[Data excerpts]

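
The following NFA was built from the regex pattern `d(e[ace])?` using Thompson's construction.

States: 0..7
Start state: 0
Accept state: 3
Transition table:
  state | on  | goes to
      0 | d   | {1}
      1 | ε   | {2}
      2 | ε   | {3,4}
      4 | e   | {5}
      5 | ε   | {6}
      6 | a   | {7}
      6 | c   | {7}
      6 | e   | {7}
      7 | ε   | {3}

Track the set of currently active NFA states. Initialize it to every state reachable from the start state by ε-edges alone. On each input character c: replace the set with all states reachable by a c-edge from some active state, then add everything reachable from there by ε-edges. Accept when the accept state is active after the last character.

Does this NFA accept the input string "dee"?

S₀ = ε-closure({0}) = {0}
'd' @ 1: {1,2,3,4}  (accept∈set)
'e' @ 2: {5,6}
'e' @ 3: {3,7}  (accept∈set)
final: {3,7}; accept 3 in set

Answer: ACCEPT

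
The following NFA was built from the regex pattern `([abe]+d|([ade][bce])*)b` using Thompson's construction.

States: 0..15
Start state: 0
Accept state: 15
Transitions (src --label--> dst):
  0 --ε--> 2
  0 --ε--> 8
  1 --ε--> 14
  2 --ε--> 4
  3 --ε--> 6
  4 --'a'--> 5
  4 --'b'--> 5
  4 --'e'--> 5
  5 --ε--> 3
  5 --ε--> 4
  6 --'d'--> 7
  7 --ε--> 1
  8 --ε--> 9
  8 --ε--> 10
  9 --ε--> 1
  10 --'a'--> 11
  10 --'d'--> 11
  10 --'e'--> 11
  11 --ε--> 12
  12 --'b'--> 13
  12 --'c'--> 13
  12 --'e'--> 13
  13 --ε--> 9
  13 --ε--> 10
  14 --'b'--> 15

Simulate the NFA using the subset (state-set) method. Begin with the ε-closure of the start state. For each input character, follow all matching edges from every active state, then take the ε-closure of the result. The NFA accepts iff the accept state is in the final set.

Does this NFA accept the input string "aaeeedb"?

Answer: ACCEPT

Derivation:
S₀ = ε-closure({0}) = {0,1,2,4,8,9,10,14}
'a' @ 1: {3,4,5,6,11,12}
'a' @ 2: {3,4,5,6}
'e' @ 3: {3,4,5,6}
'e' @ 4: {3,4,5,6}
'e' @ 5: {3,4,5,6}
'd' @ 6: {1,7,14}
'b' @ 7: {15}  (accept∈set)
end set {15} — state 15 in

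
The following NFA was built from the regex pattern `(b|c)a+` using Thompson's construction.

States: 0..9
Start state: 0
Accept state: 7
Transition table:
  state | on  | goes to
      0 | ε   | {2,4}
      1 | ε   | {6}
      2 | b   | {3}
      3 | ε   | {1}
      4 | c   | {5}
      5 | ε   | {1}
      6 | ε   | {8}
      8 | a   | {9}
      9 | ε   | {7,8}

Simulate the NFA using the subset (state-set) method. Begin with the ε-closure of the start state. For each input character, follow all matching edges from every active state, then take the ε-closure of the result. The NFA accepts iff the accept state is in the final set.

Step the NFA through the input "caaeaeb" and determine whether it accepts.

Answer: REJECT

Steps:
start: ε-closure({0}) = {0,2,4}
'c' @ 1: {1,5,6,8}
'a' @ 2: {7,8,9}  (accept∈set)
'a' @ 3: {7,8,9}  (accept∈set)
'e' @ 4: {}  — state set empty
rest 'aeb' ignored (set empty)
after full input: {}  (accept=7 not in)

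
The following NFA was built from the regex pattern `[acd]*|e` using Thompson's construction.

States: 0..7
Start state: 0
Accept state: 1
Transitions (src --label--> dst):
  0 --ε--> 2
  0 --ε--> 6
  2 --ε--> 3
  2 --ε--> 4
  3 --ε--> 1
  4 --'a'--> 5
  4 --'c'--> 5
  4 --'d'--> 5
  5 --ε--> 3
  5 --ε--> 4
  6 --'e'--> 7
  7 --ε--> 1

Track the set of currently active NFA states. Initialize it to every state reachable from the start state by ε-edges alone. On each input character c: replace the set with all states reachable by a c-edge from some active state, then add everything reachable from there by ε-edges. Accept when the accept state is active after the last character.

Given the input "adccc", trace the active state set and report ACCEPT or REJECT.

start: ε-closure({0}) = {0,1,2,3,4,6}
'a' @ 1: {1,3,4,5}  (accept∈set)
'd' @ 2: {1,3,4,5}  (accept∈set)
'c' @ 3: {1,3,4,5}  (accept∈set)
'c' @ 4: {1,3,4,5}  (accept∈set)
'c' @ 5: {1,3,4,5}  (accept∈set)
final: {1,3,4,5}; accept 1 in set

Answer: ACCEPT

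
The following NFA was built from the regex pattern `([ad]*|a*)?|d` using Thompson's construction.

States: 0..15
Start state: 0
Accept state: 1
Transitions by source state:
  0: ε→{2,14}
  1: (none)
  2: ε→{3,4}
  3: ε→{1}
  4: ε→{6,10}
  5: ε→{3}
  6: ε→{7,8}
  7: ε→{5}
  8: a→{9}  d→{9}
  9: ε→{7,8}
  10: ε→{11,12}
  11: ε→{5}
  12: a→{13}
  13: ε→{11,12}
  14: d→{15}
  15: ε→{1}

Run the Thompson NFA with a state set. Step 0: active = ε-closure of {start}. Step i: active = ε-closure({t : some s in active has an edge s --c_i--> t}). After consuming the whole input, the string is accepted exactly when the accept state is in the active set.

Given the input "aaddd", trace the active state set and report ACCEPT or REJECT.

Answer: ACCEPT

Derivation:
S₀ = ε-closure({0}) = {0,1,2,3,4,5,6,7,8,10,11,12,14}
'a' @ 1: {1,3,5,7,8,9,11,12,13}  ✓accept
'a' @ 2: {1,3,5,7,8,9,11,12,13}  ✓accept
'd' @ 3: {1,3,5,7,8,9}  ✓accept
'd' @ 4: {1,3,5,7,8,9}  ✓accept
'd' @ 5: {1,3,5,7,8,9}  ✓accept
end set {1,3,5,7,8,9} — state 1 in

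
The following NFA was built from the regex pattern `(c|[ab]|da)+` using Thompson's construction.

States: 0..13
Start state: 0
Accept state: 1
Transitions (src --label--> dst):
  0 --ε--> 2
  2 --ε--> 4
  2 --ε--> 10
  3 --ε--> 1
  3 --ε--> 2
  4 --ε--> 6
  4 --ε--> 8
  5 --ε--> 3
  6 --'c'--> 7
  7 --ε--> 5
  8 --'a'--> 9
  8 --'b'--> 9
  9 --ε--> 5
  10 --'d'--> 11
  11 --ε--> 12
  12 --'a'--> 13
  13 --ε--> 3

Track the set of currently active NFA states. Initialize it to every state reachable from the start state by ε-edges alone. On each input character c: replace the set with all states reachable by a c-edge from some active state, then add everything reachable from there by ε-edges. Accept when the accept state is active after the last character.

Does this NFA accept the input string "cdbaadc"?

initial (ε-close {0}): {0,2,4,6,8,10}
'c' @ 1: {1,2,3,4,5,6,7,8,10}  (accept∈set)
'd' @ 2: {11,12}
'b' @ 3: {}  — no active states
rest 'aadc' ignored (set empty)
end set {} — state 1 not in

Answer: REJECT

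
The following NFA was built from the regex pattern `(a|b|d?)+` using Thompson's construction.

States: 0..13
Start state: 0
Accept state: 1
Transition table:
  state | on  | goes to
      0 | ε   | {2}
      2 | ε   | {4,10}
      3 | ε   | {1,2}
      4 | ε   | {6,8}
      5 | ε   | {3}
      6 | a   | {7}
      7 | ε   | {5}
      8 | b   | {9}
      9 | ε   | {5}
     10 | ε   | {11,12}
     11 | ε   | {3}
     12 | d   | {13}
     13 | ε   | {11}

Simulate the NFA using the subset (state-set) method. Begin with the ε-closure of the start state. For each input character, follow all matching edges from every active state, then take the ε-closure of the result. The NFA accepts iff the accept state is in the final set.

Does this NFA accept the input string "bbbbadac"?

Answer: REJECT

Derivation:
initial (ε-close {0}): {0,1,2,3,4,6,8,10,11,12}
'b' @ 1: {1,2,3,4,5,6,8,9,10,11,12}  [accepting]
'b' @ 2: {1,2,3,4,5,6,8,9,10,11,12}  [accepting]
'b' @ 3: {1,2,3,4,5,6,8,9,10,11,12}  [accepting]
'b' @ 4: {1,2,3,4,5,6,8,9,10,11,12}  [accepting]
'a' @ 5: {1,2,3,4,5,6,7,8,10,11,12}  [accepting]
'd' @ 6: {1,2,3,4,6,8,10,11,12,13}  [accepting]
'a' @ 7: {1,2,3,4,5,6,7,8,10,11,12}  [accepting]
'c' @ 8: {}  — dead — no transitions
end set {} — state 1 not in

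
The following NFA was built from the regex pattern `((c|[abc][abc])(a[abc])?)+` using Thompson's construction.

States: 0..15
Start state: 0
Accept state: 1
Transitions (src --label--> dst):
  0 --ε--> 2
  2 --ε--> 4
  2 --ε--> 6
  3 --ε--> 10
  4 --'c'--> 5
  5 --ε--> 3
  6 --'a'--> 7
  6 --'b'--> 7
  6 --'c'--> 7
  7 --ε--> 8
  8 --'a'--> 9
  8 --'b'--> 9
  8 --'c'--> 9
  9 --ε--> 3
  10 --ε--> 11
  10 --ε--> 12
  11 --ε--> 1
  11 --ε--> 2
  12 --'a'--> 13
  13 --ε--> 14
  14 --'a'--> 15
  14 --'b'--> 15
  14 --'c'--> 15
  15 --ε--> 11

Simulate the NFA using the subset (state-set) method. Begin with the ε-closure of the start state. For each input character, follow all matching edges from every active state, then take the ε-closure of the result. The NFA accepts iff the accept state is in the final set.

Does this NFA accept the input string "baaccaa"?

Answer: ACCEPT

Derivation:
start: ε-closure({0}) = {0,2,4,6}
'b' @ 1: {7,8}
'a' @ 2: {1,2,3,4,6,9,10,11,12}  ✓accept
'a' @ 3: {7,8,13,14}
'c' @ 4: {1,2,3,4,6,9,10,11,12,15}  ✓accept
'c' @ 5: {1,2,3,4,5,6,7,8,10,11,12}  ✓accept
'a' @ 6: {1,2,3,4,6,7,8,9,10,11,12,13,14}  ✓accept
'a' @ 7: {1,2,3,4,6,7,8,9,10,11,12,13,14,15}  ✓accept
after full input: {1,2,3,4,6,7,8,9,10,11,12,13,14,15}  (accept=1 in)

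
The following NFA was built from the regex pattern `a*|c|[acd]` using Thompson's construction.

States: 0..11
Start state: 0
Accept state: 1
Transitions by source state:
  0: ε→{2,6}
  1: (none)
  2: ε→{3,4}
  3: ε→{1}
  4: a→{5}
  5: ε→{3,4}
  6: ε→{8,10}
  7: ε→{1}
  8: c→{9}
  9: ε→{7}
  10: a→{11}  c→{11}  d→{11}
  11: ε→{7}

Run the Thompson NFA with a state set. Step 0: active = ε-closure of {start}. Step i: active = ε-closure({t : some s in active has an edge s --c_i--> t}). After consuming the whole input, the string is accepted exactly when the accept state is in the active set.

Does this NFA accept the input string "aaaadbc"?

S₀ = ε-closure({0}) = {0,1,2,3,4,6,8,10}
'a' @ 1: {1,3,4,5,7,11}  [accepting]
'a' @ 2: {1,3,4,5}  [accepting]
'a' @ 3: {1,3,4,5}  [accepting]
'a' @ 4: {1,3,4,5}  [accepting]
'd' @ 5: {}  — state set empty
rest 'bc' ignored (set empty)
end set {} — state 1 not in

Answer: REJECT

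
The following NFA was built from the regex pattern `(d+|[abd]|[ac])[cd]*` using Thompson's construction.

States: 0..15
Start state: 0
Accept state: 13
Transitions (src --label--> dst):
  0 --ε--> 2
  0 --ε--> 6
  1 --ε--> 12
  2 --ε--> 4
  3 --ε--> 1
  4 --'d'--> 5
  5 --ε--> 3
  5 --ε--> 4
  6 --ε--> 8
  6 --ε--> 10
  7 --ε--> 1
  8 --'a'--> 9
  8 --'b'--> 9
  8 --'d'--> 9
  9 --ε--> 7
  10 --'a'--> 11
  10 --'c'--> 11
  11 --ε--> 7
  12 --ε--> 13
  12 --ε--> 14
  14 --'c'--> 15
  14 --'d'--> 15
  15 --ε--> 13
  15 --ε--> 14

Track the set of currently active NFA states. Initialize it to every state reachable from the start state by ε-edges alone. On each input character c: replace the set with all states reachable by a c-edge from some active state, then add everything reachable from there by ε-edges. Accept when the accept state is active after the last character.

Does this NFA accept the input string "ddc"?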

How to complete this task
Since only lines holding the word "pattern" matter, count them in the data above and report the number alone.

Answer section
10